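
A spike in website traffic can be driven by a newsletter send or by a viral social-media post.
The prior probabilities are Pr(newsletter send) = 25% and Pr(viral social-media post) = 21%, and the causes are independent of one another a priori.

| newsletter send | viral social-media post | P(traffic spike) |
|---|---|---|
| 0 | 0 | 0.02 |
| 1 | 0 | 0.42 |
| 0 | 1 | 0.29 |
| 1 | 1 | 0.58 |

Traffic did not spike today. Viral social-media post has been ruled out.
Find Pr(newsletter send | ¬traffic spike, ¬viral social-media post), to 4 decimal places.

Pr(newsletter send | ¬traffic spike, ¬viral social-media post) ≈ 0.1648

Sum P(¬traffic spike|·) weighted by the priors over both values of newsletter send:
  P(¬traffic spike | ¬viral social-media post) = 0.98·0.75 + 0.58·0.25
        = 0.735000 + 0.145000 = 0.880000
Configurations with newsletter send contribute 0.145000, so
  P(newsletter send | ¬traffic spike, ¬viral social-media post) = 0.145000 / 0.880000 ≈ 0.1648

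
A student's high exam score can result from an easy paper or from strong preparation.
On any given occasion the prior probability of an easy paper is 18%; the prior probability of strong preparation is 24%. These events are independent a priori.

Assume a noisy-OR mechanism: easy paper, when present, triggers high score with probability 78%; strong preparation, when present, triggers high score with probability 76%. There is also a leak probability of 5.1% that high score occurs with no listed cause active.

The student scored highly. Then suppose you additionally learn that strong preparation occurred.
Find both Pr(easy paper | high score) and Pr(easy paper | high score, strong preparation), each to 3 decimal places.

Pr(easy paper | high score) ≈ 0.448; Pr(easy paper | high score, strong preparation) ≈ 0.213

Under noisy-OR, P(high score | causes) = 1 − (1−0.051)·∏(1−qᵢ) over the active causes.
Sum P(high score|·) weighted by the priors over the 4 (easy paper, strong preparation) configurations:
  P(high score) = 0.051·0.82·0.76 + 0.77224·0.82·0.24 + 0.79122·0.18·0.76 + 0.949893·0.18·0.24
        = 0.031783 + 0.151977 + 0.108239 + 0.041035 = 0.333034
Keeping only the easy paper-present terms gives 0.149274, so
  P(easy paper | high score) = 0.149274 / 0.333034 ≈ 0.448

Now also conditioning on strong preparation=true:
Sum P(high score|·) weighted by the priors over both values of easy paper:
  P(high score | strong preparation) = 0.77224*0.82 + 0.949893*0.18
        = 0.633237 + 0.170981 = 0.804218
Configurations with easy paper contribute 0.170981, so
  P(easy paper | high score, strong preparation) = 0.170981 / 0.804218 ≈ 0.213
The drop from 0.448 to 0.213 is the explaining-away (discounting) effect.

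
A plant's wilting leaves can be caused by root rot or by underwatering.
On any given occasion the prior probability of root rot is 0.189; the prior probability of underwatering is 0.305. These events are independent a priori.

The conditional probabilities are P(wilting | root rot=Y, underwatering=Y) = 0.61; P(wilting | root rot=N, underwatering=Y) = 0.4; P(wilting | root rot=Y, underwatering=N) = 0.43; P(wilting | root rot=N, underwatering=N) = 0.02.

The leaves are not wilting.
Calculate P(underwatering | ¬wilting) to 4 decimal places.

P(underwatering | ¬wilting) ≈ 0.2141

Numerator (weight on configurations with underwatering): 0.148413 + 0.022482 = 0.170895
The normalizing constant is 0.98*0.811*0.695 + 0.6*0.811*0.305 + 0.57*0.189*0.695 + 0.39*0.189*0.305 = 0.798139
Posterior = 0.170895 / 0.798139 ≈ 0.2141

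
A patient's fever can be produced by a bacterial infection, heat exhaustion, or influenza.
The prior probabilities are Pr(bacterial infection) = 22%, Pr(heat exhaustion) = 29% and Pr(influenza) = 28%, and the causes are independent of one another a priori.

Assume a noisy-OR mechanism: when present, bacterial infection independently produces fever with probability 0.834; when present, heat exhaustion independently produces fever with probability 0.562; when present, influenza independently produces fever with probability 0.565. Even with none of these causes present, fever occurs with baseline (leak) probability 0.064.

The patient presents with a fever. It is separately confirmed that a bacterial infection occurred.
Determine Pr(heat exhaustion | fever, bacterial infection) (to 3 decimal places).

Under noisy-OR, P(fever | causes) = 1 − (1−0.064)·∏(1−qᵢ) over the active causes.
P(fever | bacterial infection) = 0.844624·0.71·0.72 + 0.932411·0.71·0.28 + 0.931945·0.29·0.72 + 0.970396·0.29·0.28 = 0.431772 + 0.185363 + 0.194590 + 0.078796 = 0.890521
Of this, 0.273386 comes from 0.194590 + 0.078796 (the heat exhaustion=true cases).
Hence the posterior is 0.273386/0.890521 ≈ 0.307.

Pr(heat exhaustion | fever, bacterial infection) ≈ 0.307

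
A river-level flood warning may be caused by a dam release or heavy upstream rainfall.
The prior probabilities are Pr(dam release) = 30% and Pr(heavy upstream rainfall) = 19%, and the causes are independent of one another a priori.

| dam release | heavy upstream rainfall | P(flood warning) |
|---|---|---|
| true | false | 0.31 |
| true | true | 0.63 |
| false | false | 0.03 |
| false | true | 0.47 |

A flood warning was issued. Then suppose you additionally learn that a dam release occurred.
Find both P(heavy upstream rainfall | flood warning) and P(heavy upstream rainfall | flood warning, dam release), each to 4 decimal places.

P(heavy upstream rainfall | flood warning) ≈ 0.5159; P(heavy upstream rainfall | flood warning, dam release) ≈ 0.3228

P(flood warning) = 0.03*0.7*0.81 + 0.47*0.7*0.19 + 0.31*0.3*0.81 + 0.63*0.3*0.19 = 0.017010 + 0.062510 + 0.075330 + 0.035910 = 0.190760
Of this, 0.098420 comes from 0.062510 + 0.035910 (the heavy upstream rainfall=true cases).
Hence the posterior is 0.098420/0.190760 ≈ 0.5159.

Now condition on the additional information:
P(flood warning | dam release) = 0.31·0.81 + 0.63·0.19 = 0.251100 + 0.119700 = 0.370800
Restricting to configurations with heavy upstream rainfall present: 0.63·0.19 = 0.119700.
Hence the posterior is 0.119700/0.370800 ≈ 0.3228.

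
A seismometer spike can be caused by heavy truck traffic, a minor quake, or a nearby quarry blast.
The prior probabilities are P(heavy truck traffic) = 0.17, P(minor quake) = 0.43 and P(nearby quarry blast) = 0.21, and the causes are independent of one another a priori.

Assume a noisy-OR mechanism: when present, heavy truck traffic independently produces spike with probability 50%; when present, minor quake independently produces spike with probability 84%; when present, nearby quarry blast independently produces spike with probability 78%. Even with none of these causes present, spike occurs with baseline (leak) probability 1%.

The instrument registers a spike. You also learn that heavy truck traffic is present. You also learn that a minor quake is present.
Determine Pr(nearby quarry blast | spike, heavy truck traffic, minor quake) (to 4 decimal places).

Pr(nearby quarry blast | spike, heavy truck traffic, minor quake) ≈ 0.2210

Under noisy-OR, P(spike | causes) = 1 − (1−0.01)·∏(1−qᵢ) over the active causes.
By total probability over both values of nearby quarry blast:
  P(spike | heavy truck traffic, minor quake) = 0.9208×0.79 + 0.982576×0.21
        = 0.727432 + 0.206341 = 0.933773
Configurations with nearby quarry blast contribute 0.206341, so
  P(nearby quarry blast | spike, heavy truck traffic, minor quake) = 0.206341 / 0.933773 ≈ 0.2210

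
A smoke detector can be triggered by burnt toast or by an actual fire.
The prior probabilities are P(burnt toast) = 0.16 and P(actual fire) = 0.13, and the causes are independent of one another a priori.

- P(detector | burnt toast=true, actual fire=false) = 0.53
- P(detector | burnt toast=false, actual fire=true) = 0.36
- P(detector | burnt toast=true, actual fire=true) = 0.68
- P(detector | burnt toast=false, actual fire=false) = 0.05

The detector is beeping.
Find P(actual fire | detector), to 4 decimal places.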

▶ [Exercise brief] Your output should be an exact copy of the lines from the top of the listing above to the line with "On any given occasion the prior probability of an", both ends included.

▶ [Result of the exercise]
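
A spike in website traffic can be driven by a newsletter send or by a viral social-media post.
The prior probabilities are Pr(newsletter send) = 25% and Pr(viral social-media post) = 21%, and the causes are independent of one another a priori.

| newsletter send | viral social-media post | P(traffic spike) |
|---|---|---|
| 0 | 0 | 0.02 |
| 1 | 0 | 0.42 |
| 0 | 1 | 0.29 |
| 1 | 1 | 0.58 |

Traffic did not spike today. Viral social-media post has been ruled out.
Find Pr(newsletter send | ¬traffic spike, ¬viral social-media post), to 4 decimal places.

Pr(newsletter send | ¬traffic spike, ¬viral social-media post) ≈ 0.1648

Sum P(¬traffic spike|·) weighted by the priors over both values of newsletter send:
  P(¬traffic spike | ¬viral social-media post) = 0.98·0.75 + 0.58·0.25
        = 0.735000 + 0.145000 = 0.880000
Configurations with newsletter send contribute 0.145000, so
  P(newsletter send | ¬traffic spike, ¬viral social-media post) = 0.145000 / 0.880000 ≈ 0.1648

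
A student's high exam score can result from an easy paper or from strong preparation.
On any given occasion the prior probability of an easy paper is 18%; the prior probability of strong preparation is 24%. These events are independent a priori.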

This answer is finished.